Exercise =
Copy out the line bearing "- bore must be completed before route." and all the lines after it, to the very end of the material below, exactly as written.

Start of Given information

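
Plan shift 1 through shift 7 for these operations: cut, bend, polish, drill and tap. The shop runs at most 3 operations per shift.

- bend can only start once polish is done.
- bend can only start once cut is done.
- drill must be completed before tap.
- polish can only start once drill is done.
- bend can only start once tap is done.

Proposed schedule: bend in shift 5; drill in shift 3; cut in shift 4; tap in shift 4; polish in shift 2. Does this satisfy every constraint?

No — it violates: polish can only start once drill is done

bend can only start once polish is done — holds.
polish can only start once drill is done — violated.
The shop runs at most 3 operations per shift — holds.
bend can only start once cut is done — holds.
bend can only start once tap is done — holds.
drill must be completed before tap — holds.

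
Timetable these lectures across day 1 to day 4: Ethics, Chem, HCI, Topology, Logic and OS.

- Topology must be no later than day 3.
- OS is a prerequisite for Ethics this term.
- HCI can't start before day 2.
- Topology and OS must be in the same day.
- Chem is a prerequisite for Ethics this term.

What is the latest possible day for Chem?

day 3

Downstream work caps Chem at day 3.
Chem at day 3 is achievable: Topology=day 1; HCI=day 2; Chem=day 3; Logic=day 1; Ethics=day 4; OS=day 1.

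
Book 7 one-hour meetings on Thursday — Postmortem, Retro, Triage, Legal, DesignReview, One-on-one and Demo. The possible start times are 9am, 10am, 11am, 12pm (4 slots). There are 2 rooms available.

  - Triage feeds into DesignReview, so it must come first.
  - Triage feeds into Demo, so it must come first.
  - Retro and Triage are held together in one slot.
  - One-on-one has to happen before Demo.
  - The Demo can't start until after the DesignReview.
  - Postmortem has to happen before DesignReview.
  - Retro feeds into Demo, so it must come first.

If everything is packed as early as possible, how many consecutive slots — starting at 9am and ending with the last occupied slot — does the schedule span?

4

The precedence chain requires at least 3 distinct slots.
With at most 2 per slot and 7 meetings, at least 4 slots are needed.
4 works (last occupied slot: 12pm): for example Legal -> 11am, Demo -> 12pm, One-on-one -> 10am, Postmortem -> 10am, Triage -> 9am, DesignReview -> 11am, Retro -> 9am.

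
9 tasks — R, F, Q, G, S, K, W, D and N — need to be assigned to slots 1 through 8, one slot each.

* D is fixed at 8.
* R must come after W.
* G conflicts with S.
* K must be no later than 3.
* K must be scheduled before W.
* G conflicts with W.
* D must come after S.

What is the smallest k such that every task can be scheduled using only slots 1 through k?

8 slots

The precedence chain requires at least 3 distinct slots.
D can't be placed before 8, so the schedule must run through at least slot 8.
8 works (last occupied slot: 8): for example K in 1, G in 3, W in 2, N in 1, Q in 1, S in 1, F in 1, D in 8, R in 3.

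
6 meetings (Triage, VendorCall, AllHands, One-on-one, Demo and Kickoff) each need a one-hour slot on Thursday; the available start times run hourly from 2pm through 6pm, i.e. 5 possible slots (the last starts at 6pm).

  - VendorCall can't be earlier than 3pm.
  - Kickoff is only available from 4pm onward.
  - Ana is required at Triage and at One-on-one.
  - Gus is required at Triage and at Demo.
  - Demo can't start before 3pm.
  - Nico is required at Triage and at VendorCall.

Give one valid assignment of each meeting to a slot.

Demo in 3pm, One-on-one in 3pm, VendorCall in 3pm, Kickoff in 4pm, Triage in 2pm, AllHands in 2pm

Checking: Triage(2pm) != Demo(3pm); Triage(2pm) != VendorCall(3pm); Triage(2pm) != One-on-one(3pm); Demo=3pm in [3pm,6pm]; VendorCall=3pm in [3pm,6pm]; Kickoff=4pm in [4pm,6pm].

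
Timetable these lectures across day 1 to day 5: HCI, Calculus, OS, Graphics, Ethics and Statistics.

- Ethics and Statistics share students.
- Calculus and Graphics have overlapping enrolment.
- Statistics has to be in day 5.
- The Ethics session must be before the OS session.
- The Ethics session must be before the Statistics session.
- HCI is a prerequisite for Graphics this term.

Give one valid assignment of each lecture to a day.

Ethics in day 1, HCI in day 1, Graphics in day 2, OS in day 2, Statistics in day 5, Calculus in day 1

Checking: Ethics(day 1) before Statistics(day 5); Ethics(day 1) before OS(day 2); HCI(day 1) before Graphics(day 2); Ethics(day 1) != Statistics(day 5); Calculus(day 1) != Graphics(day 2); Statistics=day 5 in [day 5,day 5].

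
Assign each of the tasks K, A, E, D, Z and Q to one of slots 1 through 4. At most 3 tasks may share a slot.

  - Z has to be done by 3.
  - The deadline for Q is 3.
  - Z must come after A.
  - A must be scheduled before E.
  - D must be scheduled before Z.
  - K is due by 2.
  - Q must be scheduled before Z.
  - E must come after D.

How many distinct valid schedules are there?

Splitting on K: it can be 1 (15), 2 (19). Listing each branch's schedules as (A, E, D, Z, Q):
K=1: (1,2,1,3,2) (1,3,1,3,2) (1,3,2,3,1) (1,3,2,3,2) (1,4,1,3,2) (1,4,2,3,1) (1,4,2,3,2) (2,3,1,3,1) (2,3,1,3,2) (2,3,2,3,1) (2,3,2,3,2) (2,4,1,3,1) (2,4,1,3,2) (2,4,2,3,1) (2,4,2,3,2) — 15.
K=2: (1,2,1,2,1) (1,2,1,3,1) (1,2,1,3,2) (1,3,1,2,1) (1,3,1,3,1) (1,3,1,3,2) (1,3,2,3,1) (1,3,2,3,2) (1,4,1,2,1) (1,4,1,3,1) (1,4,1,3,2) (1,4,2,3,1) (1,4,2,3,2) (2,3,1,3,1) (2,3,1,3,2) (2,3,2,3,1) (2,4,1,3,1) (2,4,1,3,2) (2,4,2,3,1) — 19.
Summing: 15 + 19 = 34.

34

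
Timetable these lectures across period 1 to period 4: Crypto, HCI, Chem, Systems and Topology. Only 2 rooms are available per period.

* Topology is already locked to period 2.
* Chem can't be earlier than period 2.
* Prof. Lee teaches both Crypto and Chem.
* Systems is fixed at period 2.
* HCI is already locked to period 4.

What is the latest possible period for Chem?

period 4

Chem is available from period 2.
Chem at period 4 is achievable: Topology=period 2; Systems=period 2; Crypto=period 1; HCI=period 4; Chem=period 4.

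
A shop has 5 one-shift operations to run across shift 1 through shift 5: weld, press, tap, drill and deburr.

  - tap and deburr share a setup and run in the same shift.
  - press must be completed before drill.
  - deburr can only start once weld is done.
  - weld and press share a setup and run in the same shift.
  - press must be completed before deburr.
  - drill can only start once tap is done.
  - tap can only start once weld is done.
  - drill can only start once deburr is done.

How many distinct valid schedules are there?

Splitting on weld: it can be shift 1 (6), shift 2 (3), shift 3 (1). Listing each branch's schedules as (press, tap, drill, deburr) by shift number:
weld=shift 1: (1,2,3,2) (1,2,4,2) (1,2,5,2) (1,3,4,3) (1,3,5,3) (1,4,5,4) — 6.
weld=shift 2: (2,3,4,3) (2,3,5,3) (2,4,5,4) — 3.
weld=shift 3: (3,4,5,4) — 1.
Summing: 6 + 3 + 1 = 10.

10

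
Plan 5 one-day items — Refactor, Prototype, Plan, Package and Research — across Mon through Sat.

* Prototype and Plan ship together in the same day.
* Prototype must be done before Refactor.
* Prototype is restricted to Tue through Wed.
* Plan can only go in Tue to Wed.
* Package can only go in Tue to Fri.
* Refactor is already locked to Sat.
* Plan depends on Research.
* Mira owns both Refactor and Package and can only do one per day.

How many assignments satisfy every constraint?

Splitting on Prototype: it can be Tue (4), Wed (8). Listing each branch's schedules as (Refactor, Plan, Package, Research):
Prototype=Tue: (Sat,Tue,Tue,Mon) (Sat,Tue,Wed,Mon) (Sat,Tue,Thu,Mon) (Sat,Tue,Fri,Mon) — 4.
Prototype=Wed: (Sat,Wed,Tue,Mon) (Sat,Wed,Tue,Tue) (Sat,Wed,Wed,Mon) (Sat,Wed,Wed,Tue) (Sat,Wed,Thu,Mon) (Sat,Wed,Thu,Tue) (Sat,Wed,Fri,Mon) (Sat,Wed,Fri,Tue) — 8.
Summing: 4 + 8 = 12.

12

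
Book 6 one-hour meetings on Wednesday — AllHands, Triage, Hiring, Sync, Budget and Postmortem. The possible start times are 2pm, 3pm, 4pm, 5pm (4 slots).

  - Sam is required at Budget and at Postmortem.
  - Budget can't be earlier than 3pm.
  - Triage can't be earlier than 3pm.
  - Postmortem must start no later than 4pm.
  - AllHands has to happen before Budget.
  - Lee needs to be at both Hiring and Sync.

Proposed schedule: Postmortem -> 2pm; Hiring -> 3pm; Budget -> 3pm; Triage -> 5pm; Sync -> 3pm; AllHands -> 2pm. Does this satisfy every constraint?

Sam is required at Budget and at Postmortem — holds.
Triage can't be earlier than 3pm — holds.
Lee needs to be at both Hiring and Sync — violated.
Postmortem must start no later than 4pm — holds.
Budget can't be earlier than 3pm — holds.
AllHands has to happen before Budget — holds.

Invalid. Lee needs to be at both Hiring and Sync.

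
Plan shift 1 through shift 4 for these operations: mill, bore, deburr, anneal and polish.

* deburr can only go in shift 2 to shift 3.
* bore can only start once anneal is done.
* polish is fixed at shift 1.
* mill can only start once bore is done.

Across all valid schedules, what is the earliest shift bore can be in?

shift 2

Precedence pushes bore to at least shift 2; downstream work caps bore at shift 3.
bore at shift 2 is achievable: polish=shift 1; bore=shift 2; anneal=shift 1; deburr=shift 2; mill=shift 3.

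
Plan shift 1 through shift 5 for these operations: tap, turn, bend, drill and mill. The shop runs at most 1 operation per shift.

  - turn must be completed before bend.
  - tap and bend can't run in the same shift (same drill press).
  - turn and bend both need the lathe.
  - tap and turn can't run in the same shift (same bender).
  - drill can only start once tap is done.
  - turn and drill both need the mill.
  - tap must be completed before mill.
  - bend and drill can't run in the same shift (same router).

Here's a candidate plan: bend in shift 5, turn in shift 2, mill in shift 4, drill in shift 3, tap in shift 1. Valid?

bend and drill can't run in the same shift (same router) — holds.
drill can only start once tap is done — holds.
tap must be completed before mill — holds.
The shop runs at most 1 operation per shift — holds.
turn and drill both need the mill — holds.
tap and bend can't run in the same shift (same drill press) — holds.
turn must be completed before bend — holds.
tap and turn can't run in the same shift (same bender) — holds.
turn and bend both need the lathe — holds.

Valid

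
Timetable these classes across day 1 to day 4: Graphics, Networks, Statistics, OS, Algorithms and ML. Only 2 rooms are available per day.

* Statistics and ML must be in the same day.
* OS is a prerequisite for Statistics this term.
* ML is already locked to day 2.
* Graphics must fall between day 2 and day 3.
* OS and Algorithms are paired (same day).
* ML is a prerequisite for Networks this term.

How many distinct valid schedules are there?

Enumerating: Networks=day 3, OS=day 1, Algorithms=day 1, Graphics=day 3, Statistics=day 2, ML=day 2 | Graphics=day 3; Algorithms=day 1; Networks=day 4; ML=day 2; Statistics=day 2; OS=day 1.

2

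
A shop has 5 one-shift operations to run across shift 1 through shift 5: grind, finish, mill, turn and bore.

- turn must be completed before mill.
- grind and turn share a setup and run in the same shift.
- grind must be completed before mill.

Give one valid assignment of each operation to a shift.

finish -> shift 1; mill -> shift 2; turn -> shift 1; bore -> shift 1; grind -> shift 1

Checking: grind(shift 1) before mill(shift 2); turn(shift 1) before mill(shift 2); grind = turn = shift 1.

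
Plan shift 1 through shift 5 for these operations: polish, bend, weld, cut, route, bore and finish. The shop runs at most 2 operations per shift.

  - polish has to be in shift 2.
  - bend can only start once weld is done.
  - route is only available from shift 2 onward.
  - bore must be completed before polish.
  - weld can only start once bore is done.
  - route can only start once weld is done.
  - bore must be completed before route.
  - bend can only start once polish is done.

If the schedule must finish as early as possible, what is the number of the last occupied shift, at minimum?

4

The precedence chain requires at least 3 distinct shifts.
With at most 2 per shift and 7 operations, at least 4 shifts are needed.
4 works (last occupied shift: shift 4): for example polish=shift 2; weld=shift 2; finish=shift 4; bore=shift 1; bend=shift 3; route=shift 3; cut=shift 1.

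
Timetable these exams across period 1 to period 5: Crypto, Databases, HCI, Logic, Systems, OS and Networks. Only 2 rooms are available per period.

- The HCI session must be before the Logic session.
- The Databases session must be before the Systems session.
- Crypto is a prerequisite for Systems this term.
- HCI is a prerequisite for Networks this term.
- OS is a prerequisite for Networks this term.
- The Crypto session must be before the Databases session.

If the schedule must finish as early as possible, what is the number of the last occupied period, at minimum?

period 4

The precedence chain requires at least 3 distinct periods.
With at most 2 per period and 7 exams, at least 4 periods are needed.
4 works (last occupied period: period 4): for example HCI=period 1, Crypto=period 1, OS=period 2, Systems=period 3, Logic=period 4, Networks=period 3, Databases=period 2.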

End of Given information

Answer to this task =
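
  - bore must be completed before route.
  - bend can only start once polish is done.

If the schedule must finish as early as possible, what is the number of the last occupied shift, at minimum?

4

The precedence chain requires at least 3 distinct shifts.
With at most 2 per shift and 7 operations, at least 4 shifts are needed.
4 works (last occupied shift: shift 4): for example polish=shift 2; weld=shift 2; finish=shift 4; bore=shift 1; bend=shift 3; route=shift 3; cut=shift 1.

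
Timetable these exams across period 1 to period 5: Crypto, Databases, HCI, Logic, Systems, OS and Networks. Only 2 rooms are available per period.

- The HCI session must be before the Logic session.
- The Databases session must be before the Systems session.
- Crypto is a prerequisite for Systems this term.
- HCI is a prerequisite for Networks this term.
- OS is a prerequisite for Networks this term.
- The Crypto session must be before the Databases session.

If the schedule must finish as early as possible, what is the number of the last occupied period, at minimum?

period 4

The precedence chain requires at least 3 distinct periods.
With at most 2 per period and 7 exams, at least 4 periods are needed.
4 works (last occupied period: period 4): for example HCI=period 1, Crypto=period 1, OS=period 2, Systems=period 3, Logic=period 4, Networks=period 3, Databases=period 2.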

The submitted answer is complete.